## Task statement
The answer must be every line from the listing that holds the string "doing".

## Records for the task
- - - - -

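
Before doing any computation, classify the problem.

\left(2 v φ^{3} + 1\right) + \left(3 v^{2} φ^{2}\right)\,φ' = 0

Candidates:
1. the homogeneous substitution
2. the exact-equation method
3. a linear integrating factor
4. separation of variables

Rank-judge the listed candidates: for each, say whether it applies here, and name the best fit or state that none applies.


Diagnosis: the exact-equation method — this form is already the differential of something: the matching mixed partials of 2 v φ^{3} + 1 and 3 v^{2} φ^{2} prove it.
- the homogeneous substitution: the slope does not depend on the ratio of the variables alone.
- the exact-equation method: yes, a natural case for it.
- a linear integrating factor — the unknown enters nonlinearly (through a power, a denominator, or a transcendental function), which the linear integrating-factor recipe cannot absorb as-is — any repair would come from a preliminary substitution, not the factor.
- separation of variables: no algebra isolates the independent variable on one side and the unknown on the other.


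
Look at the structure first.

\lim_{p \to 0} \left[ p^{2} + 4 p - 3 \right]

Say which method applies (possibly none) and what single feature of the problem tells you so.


Verdict: no special technique — no denominator vanishes and nothing blows up at 0: direct substitution is the whole computation.


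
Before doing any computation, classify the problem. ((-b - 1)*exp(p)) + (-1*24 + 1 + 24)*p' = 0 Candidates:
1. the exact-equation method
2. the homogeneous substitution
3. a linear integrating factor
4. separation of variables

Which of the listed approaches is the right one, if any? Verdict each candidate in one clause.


Method: separation of variables — solved for the derivative, the right side splits multiplicatively into a function of each variable alone — divide and integrate each side.
- the exact-equation method — no potential function has this form as its differential, as written.
- the homogeneous substitution — the slope does not depend on the ratio of the variables alone.
- a linear integrating factor: the unknown enters nonlinearly (through a power, a denominator, or a transcendental function), which the linear integrating-factor recipe cannot absorb as-is — any repair would come from a preliminary substitution, not the factor.
- separation of variables: yes, a natural case for it.


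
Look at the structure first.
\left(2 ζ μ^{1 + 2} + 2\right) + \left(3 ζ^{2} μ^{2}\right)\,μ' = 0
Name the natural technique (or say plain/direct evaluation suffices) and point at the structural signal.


Method: the exact-equation method — because the two cross partials coincide, the form is conservative as written — recover its potential in (ζ, μ).


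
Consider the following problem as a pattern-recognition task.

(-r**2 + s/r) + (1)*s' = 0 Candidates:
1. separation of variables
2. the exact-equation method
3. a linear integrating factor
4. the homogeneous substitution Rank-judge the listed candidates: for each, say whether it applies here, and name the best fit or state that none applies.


Technique: a linear integrating factor — linear in the unknown with genuine forcing: multiply through by the exponential of the integrated coefficient and the left side closes into one derivative.
- separation of variables: the two dependences do not factor apart.
- the exact-equation method — the mixed-partials test fails on this split — it is not an exact differential as presented.
- a linear integrating factor: yes — fits the structure here.
- the homogeneous substitution — the ratio of the variables does not determine the slope.


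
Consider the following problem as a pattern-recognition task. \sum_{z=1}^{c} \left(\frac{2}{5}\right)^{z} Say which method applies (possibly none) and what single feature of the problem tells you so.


Diagnosis: the geometric series formula — each term is \frac{2}{5} times the previous one, so the geometric-series formula applies directly.


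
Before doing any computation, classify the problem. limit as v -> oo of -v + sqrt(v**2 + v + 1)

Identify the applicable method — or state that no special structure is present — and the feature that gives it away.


Diagnosis: conjugate multiplication — this difference gives up after one conjugate multiplication — the radical structure cancels against its conjugate.


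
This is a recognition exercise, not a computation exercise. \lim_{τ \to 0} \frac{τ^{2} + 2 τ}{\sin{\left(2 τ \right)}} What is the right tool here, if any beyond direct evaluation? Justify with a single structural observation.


Diagnosis: l'Hôpital's rule (0/0) — the 0/0 form at 0 is the signature situation for l'Hôpital's rule. Known elementary limits would finish this too — the rule just bypasses the case analysis.


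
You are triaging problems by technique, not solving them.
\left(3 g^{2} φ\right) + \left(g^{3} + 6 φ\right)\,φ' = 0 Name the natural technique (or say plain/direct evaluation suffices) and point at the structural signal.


Verdict: the exact-equation method — the compatibility test passes: the φ-derivative of 3 g^{2} φ matches the g-derivative of g^{3} + 6 φ, so integrate a potential.


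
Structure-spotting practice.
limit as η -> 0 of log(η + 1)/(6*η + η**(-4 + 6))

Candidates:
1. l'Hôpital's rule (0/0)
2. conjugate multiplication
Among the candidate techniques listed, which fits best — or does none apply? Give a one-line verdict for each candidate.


Verdict: l'Hôpital's rule (0/0) — the 0/0 form at 0 is the signature situation for l'Hôpital's rule. A first-order expansion at the point is an equally standard path; the rule packages it.
- l'Hôpital's rule (0/0): a fit — the right tool for this form.
- conjugate multiplication — no difference of divergent radicals appears, so rationalizing has nothing to cancel.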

- - - - -

## Response
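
Before doing any computation, classify the problem.
Before doing any computation, classify the problem. ((-b - 1)*exp(p)) + (-1*24 + 1 + 24)*p' = 0 Candidates:
Before doing any computation, classify the problem. limit as v -> oo of -v + sqrt(v**2 + v + 1)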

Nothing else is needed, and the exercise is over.